• **Assigned task**: In the records that follow, count each line where the string "single" occurs. Provide the total and no other text.

Data records:
* * *
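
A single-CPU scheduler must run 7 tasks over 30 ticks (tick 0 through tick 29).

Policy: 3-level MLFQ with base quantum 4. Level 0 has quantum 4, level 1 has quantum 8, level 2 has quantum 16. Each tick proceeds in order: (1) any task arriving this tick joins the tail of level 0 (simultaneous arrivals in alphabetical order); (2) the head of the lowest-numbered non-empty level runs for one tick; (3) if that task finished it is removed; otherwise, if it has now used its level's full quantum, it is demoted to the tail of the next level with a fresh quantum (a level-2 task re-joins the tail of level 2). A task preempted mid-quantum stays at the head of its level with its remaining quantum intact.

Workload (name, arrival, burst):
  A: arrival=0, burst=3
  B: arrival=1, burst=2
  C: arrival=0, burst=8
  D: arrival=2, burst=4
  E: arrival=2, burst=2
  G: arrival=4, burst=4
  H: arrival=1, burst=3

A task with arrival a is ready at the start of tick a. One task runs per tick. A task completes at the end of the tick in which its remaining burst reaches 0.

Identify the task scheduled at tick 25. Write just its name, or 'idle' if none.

running at tick 25 = C

t=0: L0/L1/L2 = AC/-/- → run A
t=1: L0/L1/L2 = ACBH/-/- → run A
t=2: L0/L1/L2 = ACBHDE/-/- → run A
t=3: L0/L1/L2 = CBHDE/-/- → run C
t=4: L0/L1/L2 = CBHDEG/-/- → run C
t=5: L0/L1/L2 = CBHDEG/-/- → run C
t=6: L0/L1/L2 = CBHDEG/-/- → run C
t=7: L0/L1/L2 = BHDEG/C/- → run B
t=8: L0/L1/L2 = BHDEG/C/- → run B
t=9: L0/L1/L2 = HDEG/C/- → run H
t=10: L0/L1/L2 = HDEG/C/- → run H
t=11: L0/L1/L2 = HDEG/C/- → run H
t=12: L0/L1/L2 = DEG/C/- → run D
t=13: L0/L1/L2 = DEG/C/- → run D
t=14: L0/L1/L2 = DEG/C/- → run D
t=15: L0/L1/L2 = DEG/C/- → run D
t=16: L0/L1/L2 = EG/C/- → run E
t=17: L0/L1/L2 = EG/C/- → run E
t=18: L0/L1/L2 = G/C/- → run G
t=19: L0/L1/L2 = G/C/- → run G
t=20: L0/L1/L2 = G/C/- → run G
t=21: L0/L1/L2 = G/C/- → run G
t=22: L0/L1/L2 = -/C/- → run C
t=23: L0/L1/L2 = -/C/- → run C
t=24: L0/L1/L2 = -/C/- → run C
t=25: L0/L1/L2 = -/C/- → run C
t=26: (idle)
t=27: (idle)
t=28: (idle)
t=29: (idle)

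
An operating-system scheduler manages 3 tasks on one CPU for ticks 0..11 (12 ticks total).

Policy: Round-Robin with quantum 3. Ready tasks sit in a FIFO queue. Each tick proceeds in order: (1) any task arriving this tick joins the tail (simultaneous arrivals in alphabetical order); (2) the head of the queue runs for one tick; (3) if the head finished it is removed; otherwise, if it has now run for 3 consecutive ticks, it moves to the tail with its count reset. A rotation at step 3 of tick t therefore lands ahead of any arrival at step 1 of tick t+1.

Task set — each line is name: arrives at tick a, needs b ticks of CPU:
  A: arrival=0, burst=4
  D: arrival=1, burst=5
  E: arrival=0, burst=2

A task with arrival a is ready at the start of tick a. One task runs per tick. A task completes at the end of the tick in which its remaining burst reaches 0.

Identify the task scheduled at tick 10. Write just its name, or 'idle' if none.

t=0: queue=[A,E] q_used=0 → run A
t=1: queue=[A,E,D] q_used=1 → run A
t=2: queue=[A,E,D] q_used=2 → run A
t=3: queue=[E,D,A] q_used=0 → run E
t=4: queue=[E,D,A] q_used=1 → run E
t=5: queue=[D,A] q_used=0 → run D
t=6: queue=[D,A] q_used=1 → run D
t=7: queue=[D,A] q_used=2 → run D
t=8: queue=[A,D] q_used=0 → run A
t=9: queue=[D] q_used=0 → run D
t=10: queue=[D] q_used=1 → run D
t=11: (idle)

running at tick 10 = D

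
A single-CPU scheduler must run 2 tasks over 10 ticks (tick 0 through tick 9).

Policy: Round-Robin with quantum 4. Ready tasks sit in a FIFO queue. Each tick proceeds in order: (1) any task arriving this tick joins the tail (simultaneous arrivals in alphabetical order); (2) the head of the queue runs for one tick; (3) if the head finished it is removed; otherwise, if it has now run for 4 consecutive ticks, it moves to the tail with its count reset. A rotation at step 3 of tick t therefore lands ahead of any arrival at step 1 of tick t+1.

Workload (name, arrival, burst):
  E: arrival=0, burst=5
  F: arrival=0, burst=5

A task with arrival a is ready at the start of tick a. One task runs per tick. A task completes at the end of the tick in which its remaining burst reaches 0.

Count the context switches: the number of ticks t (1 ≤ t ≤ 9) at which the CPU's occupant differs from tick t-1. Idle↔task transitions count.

context switches = 3

t=0: queue=[E,F] q_used=0 → run E
t=1: queue=[E,F] q_used=1 → run E
t=2: queue=[E,F] q_used=2 → run E
t=3: queue=[E,F] q_used=3 → run E
t=4: queue=[F,E] q_used=0 → run F
t=5: queue=[F,E] q_used=1 → run F
t=6: queue=[F,E] q_used=2 → run F
t=7: queue=[F,E] q_used=3 → run F
t=8: queue=[E,F] q_used=0 → run E
t=9: queue=[F] q_used=0 → run F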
* * *
• **Answer**: 2